BEGIN RECORDS SUPPLIED

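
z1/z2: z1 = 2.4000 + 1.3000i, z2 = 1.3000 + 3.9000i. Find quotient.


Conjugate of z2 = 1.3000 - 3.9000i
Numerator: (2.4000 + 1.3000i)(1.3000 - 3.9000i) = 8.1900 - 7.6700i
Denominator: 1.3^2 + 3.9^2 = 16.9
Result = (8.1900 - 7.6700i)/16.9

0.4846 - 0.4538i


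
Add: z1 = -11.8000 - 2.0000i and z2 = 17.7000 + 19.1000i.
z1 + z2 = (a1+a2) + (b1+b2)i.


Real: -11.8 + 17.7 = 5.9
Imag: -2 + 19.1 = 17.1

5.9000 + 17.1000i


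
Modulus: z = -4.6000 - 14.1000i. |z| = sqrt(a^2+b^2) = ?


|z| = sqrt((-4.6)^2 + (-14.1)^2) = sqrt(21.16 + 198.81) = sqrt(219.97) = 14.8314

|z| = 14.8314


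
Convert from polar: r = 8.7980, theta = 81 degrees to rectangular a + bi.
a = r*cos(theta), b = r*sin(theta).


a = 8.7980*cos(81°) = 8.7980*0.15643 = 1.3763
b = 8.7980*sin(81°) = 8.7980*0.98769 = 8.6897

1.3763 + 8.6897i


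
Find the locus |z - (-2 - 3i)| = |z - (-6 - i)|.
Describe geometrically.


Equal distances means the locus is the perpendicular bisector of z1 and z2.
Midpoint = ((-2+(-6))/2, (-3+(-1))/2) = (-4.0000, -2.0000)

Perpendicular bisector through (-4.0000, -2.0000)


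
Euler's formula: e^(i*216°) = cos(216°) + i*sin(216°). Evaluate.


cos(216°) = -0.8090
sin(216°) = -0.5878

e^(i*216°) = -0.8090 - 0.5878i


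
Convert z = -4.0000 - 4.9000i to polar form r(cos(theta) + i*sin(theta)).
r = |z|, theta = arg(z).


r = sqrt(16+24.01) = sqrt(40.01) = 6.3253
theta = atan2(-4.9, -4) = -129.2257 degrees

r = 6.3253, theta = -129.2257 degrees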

END RECORDS SUPPLIED
BEGIN RECORDS SUPPLIED

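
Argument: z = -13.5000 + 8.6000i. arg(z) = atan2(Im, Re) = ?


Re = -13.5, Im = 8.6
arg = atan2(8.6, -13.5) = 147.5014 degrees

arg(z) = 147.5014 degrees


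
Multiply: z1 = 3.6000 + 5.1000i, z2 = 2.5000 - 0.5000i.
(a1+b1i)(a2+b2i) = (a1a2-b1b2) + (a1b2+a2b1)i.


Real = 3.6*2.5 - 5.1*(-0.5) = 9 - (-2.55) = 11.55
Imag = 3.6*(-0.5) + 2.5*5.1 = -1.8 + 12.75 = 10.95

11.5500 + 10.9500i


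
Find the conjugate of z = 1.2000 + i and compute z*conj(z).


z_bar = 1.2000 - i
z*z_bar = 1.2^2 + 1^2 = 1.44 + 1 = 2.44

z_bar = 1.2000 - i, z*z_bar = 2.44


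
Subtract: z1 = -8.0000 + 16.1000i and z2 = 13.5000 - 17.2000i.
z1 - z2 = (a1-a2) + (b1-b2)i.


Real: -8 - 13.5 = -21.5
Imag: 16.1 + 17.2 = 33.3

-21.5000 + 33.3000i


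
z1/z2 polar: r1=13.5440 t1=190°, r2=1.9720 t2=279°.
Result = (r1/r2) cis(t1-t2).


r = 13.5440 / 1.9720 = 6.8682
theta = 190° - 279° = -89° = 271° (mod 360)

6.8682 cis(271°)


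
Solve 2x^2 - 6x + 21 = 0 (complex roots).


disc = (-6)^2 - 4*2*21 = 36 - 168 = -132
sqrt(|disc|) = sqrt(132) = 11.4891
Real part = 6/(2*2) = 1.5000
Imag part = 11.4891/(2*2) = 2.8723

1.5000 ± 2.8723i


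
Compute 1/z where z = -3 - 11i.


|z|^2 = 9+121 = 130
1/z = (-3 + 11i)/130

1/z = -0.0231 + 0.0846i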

END RECORDS SUPPLIED

» **WHAT THE EXERCISE ASKS**
Search the entries for the word "Convert" and copy every line that holds it.

» **TASK RESPONSE**
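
Convert from polar: r = 8.7980, theta = 81 degrees to rectangular a + bi.
Convert z = -4.0000 - 4.9000i to polar form r(cos(theta) + i*sin(theta)).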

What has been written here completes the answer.